▶ PROBLEM TO WORK ON: Gather from the listing below each line that includes the word "phase", and copy it.

DATA SECTION Start Marker

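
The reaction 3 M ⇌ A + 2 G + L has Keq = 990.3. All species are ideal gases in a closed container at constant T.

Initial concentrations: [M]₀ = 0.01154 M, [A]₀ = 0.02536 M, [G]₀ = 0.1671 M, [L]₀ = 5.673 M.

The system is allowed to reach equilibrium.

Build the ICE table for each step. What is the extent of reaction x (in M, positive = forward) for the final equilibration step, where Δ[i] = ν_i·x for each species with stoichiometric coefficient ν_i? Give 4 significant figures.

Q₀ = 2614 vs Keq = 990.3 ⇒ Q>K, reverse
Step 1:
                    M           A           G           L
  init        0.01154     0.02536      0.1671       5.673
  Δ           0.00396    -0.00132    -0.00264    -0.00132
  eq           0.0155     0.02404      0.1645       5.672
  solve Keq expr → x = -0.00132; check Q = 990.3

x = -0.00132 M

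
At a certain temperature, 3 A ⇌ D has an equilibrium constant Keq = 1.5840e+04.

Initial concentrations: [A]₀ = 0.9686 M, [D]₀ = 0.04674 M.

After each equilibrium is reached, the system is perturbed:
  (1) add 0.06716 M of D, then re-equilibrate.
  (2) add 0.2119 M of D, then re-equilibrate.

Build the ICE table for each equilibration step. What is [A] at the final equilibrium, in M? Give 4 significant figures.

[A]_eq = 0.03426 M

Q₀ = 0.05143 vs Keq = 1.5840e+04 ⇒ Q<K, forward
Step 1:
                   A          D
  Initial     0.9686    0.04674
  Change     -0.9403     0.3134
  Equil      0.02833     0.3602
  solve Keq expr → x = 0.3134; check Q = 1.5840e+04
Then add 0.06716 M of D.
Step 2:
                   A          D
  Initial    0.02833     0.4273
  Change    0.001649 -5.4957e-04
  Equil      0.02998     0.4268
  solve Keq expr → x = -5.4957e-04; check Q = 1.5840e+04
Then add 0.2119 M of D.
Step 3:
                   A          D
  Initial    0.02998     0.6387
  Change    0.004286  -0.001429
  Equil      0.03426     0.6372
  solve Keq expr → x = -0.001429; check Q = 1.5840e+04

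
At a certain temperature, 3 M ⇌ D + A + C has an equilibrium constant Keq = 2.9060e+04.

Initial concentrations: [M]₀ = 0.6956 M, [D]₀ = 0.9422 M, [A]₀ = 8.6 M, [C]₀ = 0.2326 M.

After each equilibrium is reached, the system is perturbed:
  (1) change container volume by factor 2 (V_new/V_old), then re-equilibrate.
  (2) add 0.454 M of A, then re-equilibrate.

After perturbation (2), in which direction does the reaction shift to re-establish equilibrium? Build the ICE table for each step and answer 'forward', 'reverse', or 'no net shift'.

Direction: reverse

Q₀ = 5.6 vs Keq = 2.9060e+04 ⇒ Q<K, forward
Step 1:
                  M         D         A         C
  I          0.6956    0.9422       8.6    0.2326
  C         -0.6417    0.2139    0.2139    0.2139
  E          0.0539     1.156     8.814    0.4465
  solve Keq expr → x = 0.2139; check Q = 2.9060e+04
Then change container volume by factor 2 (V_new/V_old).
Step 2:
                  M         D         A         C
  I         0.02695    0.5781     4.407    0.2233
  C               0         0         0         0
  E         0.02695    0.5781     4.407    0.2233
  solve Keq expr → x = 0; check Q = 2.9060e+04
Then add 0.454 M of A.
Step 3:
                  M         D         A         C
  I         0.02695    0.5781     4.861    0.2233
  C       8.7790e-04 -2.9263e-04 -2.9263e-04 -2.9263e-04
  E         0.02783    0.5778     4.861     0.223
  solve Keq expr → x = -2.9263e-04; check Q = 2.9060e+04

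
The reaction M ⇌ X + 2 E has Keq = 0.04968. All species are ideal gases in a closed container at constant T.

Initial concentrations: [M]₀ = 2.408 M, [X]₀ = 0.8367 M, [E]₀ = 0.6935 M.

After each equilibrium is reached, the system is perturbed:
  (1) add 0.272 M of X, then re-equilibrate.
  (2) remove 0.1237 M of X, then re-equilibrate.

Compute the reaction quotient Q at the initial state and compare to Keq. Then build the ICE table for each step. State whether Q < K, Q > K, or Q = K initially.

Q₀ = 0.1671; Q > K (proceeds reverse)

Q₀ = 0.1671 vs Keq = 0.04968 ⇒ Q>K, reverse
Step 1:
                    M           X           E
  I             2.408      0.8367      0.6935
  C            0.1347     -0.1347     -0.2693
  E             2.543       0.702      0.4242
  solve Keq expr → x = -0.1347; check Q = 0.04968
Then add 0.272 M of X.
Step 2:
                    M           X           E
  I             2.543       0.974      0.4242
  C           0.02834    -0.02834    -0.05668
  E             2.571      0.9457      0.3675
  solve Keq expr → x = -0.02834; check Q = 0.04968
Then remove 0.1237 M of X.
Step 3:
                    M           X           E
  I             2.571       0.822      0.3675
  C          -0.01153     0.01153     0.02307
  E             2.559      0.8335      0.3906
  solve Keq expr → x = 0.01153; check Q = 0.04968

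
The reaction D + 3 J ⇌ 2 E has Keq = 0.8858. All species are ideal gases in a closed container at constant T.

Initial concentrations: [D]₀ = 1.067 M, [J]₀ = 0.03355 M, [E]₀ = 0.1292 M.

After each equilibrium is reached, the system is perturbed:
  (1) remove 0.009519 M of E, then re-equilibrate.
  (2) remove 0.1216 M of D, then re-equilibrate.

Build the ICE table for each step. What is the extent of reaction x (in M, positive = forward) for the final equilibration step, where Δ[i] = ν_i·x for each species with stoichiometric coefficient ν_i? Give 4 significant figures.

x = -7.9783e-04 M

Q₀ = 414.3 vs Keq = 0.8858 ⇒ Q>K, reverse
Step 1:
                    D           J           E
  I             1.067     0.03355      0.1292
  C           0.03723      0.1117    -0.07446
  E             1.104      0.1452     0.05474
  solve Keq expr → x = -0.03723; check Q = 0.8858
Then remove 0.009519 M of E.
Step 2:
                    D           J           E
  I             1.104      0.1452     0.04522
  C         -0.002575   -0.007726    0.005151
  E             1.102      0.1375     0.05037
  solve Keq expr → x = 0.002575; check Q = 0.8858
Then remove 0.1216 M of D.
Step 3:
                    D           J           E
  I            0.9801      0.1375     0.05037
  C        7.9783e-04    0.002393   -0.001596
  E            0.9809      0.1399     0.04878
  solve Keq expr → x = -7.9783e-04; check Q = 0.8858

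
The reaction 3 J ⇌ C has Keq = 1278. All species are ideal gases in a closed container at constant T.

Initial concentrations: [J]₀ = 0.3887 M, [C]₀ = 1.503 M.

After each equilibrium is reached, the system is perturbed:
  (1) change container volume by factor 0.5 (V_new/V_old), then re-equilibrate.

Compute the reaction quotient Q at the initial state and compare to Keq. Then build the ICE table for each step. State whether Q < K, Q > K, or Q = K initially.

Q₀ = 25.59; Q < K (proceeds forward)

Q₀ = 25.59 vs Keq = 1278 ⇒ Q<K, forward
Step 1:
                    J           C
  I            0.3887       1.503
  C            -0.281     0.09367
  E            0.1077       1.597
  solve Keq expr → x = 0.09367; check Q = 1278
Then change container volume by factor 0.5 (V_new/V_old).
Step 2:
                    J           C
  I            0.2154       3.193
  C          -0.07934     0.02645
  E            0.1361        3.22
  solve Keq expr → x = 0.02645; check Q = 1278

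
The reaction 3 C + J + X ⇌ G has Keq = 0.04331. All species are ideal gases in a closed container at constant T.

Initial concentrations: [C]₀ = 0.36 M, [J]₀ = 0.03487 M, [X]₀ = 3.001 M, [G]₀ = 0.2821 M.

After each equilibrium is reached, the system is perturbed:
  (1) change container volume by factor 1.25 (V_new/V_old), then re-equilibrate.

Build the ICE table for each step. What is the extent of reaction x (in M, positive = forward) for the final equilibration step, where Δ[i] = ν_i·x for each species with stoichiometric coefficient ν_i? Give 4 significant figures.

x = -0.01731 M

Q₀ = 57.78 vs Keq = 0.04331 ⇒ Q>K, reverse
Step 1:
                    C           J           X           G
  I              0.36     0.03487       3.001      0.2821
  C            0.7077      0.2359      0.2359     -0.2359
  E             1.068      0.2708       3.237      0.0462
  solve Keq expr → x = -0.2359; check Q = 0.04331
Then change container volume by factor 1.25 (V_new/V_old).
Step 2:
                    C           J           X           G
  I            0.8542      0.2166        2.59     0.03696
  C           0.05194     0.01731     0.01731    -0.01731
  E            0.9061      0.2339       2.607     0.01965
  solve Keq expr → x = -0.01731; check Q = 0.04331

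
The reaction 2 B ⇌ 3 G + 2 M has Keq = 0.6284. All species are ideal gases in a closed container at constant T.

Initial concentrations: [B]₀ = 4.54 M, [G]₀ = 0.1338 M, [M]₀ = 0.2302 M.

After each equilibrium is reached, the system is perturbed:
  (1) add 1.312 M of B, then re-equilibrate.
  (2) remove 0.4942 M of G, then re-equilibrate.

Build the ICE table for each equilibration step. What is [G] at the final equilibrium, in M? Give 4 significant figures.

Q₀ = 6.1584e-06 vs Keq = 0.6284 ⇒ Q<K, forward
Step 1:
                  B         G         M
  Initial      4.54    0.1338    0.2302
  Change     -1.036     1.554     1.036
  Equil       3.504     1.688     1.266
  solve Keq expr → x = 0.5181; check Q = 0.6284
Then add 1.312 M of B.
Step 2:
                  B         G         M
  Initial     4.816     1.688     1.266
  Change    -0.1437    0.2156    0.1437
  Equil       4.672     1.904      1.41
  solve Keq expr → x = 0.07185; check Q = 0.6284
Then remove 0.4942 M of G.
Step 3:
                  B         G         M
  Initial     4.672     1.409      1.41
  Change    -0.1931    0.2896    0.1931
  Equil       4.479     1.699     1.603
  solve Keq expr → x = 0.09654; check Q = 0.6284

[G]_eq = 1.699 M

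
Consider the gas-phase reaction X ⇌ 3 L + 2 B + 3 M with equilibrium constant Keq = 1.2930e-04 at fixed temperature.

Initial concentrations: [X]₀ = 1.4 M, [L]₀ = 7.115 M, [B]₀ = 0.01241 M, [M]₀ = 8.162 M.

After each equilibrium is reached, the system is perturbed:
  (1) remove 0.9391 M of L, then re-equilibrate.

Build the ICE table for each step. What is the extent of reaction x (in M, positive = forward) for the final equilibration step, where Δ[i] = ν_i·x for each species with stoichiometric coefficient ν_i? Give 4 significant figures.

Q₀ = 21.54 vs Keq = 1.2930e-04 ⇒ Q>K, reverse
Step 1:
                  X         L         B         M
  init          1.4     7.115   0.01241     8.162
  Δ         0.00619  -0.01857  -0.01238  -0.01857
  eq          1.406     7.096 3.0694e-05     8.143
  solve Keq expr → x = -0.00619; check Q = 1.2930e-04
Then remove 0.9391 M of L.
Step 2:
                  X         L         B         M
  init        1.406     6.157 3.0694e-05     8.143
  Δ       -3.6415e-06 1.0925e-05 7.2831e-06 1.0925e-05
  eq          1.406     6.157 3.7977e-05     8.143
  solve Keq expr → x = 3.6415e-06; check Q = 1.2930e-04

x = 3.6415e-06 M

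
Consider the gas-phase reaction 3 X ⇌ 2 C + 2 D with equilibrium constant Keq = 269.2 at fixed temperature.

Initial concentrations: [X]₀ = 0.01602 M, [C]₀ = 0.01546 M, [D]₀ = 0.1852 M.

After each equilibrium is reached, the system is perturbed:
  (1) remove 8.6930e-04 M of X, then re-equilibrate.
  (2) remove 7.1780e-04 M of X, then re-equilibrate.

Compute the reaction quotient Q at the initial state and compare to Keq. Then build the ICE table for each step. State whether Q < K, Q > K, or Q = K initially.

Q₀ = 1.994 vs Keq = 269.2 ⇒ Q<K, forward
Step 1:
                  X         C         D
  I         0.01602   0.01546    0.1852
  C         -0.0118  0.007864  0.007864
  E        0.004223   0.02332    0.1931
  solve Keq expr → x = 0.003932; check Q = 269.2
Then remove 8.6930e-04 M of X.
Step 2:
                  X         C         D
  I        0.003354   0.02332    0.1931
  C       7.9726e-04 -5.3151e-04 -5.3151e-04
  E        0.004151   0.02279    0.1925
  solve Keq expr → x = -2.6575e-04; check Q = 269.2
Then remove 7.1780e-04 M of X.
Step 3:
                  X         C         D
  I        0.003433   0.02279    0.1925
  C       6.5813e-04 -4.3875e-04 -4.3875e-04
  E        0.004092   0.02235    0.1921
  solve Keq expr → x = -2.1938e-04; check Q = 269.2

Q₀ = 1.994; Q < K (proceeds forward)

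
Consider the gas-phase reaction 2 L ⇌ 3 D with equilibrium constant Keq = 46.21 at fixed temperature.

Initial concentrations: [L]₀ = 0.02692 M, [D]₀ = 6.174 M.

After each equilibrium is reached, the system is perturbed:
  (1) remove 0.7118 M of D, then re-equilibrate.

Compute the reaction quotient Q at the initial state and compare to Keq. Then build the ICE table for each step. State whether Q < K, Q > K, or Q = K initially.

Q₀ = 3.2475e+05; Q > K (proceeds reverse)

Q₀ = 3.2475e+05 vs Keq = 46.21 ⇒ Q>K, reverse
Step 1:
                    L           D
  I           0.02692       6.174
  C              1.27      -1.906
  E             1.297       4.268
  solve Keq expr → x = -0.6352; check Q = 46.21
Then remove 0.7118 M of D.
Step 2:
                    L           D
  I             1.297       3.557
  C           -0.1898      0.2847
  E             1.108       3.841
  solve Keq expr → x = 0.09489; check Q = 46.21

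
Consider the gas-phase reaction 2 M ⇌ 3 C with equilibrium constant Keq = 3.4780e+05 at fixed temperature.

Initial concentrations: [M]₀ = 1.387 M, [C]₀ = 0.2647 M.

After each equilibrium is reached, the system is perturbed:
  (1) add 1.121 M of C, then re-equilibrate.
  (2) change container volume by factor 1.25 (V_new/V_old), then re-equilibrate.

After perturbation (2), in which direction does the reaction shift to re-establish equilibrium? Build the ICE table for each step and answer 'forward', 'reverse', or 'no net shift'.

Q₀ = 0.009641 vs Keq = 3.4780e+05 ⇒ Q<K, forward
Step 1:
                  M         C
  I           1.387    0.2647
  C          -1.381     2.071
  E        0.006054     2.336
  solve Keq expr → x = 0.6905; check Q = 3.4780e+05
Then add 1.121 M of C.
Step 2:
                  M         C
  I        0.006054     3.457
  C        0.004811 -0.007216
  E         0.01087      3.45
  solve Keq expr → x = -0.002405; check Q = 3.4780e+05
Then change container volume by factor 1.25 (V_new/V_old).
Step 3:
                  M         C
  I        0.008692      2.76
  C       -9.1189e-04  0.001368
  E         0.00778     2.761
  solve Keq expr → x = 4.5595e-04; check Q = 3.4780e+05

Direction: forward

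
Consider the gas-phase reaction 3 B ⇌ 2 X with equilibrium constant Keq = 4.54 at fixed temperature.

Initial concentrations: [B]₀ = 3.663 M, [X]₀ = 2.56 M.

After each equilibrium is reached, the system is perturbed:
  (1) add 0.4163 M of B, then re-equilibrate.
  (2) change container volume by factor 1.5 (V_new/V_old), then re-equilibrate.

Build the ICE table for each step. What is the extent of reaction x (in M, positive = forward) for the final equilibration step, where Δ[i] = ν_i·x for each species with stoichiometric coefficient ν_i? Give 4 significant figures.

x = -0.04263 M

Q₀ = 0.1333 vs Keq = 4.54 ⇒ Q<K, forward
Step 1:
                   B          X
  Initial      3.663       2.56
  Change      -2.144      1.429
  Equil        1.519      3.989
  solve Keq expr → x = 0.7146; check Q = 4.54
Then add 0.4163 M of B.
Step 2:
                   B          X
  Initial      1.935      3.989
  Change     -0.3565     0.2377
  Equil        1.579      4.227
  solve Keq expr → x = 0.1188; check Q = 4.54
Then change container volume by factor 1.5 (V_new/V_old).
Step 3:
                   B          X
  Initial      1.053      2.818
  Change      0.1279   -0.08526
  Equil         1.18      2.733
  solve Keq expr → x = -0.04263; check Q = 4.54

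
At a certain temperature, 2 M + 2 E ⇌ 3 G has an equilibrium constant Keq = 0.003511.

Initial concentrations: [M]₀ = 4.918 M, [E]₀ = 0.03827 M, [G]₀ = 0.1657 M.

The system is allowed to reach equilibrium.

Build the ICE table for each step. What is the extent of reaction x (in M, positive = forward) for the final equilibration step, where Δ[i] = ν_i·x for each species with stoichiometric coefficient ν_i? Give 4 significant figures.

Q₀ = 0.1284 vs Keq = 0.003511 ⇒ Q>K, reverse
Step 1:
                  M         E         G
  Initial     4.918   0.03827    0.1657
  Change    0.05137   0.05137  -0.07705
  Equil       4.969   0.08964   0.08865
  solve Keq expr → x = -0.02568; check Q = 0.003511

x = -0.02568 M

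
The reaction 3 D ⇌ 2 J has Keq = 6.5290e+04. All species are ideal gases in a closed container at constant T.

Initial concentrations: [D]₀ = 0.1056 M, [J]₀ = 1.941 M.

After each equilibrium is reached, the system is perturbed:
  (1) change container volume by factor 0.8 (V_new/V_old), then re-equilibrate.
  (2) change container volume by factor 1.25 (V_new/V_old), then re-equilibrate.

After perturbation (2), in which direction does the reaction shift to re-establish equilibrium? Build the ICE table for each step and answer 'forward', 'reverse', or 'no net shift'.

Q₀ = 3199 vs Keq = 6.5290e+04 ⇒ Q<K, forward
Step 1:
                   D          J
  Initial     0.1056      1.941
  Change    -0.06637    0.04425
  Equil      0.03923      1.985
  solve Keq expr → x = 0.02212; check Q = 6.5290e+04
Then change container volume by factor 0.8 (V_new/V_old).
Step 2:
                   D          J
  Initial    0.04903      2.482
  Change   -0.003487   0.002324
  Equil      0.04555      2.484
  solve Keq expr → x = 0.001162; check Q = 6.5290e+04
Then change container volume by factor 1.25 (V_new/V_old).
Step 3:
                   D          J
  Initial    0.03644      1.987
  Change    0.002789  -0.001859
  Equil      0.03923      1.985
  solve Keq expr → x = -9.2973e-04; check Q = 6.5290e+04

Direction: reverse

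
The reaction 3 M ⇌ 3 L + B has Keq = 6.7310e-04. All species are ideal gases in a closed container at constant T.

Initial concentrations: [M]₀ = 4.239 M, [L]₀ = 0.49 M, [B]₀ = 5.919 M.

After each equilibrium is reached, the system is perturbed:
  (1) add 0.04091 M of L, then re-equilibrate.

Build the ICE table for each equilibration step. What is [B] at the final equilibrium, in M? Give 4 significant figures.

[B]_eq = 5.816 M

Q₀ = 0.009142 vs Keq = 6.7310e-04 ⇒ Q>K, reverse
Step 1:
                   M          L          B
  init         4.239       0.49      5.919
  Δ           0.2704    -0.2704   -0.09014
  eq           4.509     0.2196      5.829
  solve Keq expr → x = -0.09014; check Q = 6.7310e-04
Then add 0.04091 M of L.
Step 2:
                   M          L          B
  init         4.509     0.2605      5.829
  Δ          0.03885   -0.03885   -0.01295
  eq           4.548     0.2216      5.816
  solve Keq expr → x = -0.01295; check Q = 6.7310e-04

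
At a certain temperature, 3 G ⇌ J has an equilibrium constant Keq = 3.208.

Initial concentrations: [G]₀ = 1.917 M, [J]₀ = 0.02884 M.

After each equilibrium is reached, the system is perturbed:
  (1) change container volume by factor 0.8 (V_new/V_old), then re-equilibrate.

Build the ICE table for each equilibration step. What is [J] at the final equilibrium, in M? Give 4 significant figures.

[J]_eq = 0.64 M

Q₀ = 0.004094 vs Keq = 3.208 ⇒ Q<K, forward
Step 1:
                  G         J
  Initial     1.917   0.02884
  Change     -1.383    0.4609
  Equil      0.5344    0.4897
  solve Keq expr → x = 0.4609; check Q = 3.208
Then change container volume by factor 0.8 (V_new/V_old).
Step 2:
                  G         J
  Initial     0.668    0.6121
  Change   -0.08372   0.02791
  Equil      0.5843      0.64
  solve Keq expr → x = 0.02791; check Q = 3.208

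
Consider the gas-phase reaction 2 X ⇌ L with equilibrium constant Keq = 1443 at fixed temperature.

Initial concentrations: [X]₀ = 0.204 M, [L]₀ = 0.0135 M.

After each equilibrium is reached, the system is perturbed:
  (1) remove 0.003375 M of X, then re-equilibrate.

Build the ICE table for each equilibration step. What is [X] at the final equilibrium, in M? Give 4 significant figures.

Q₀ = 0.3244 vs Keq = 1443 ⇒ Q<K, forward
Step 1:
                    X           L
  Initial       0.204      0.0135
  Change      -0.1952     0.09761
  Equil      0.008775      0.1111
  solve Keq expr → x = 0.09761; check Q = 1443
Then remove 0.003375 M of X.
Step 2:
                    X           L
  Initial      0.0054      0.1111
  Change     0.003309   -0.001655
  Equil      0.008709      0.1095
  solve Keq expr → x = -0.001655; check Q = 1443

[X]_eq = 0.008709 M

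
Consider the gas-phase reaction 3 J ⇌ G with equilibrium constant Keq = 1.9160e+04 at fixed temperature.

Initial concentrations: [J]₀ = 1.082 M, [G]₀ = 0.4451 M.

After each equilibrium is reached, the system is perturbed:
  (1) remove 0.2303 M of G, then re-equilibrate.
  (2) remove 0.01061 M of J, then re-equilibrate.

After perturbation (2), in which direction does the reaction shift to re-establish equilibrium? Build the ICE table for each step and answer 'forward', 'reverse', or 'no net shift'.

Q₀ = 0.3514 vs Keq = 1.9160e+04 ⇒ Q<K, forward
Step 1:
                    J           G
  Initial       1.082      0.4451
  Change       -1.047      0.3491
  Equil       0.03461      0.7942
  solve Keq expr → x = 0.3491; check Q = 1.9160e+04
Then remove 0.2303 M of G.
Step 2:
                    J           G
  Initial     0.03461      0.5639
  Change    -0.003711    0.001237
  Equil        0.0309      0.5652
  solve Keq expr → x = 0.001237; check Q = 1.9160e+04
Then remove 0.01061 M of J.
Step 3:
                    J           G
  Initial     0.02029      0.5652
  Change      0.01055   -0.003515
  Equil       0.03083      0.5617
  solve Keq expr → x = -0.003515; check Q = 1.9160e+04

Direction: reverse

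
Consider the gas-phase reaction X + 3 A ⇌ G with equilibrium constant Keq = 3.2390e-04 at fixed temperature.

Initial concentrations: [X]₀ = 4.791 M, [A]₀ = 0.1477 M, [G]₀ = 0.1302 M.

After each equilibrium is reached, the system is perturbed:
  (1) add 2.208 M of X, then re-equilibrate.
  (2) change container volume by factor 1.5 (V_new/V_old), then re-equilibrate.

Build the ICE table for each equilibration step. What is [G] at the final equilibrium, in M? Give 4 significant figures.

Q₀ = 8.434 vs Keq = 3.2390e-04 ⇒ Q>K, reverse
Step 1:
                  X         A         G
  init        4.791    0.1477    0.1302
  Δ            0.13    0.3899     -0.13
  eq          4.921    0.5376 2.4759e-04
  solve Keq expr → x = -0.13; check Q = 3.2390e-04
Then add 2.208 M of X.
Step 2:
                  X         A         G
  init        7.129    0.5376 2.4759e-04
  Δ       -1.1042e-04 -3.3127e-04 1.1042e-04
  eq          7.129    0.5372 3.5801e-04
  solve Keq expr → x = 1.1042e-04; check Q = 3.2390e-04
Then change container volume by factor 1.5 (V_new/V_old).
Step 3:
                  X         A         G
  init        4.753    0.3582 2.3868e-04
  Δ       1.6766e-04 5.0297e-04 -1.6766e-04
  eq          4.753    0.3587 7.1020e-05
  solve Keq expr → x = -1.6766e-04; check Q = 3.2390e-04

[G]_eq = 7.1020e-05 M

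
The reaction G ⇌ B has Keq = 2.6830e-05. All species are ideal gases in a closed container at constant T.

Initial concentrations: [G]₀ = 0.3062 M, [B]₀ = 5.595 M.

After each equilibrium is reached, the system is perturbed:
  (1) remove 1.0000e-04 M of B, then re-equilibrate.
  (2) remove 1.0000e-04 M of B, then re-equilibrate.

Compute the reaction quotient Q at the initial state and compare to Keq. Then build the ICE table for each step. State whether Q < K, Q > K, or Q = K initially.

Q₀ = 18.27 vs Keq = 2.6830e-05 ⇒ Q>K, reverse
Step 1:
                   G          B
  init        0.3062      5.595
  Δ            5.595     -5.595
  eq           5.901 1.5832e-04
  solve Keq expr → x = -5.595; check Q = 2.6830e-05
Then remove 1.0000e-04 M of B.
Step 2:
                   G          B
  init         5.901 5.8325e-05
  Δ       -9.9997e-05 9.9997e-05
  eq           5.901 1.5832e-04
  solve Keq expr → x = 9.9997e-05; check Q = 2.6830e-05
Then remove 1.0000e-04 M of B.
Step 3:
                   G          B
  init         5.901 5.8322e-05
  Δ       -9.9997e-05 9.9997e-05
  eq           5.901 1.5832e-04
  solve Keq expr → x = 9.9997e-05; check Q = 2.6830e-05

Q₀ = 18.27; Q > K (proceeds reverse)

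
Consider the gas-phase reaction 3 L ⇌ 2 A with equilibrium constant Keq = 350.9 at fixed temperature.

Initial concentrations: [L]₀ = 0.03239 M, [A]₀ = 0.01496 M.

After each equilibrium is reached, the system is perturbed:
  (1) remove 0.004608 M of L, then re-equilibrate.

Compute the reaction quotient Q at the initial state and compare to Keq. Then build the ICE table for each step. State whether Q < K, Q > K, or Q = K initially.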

DATA SECTION End Marker

▶ OUTPUT FOR THIS EXERCISE:
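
Consider the gas-phase reaction X ⇌ 3 L + 2 B + 3 M with equilibrium constant Keq = 1.2930e-04 at fixed temperature.
Consider the gas-phase reaction 3 X ⇌ 2 C + 2 D with equilibrium constant Keq = 269.2 at fixed temperature.
Consider the gas-phase reaction 2 L ⇌ 3 D with equilibrium constant Keq = 46.21 at fixed temperature.
Consider the gas-phase reaction 2 M ⇌ 3 C with equilibrium constant Keq = 3.4780e+05 at fixed temperature.
Consider the gas-phase reaction 3 B ⇌ 2 X with equilibrium constant Keq = 4.54 at fixed temperature.
Consider the gas-phase reaction 2 X ⇌ L with equilibrium constant Keq = 1443 at fixed temperature.
Consider the gas-phase reaction 3 J ⇌ G with equilibrium constant Keq = 1.9160e+04 at fixed temperature.
Consider the gas-phase reaction X + 3 A ⇌ G with equilibrium constant Keq = 3.2390e-04 at fixed temperature.
Consider the gas-phase reaction 3 L ⇌ 2 A with equilibrium constant Keq = 350.9 at fixed temperature.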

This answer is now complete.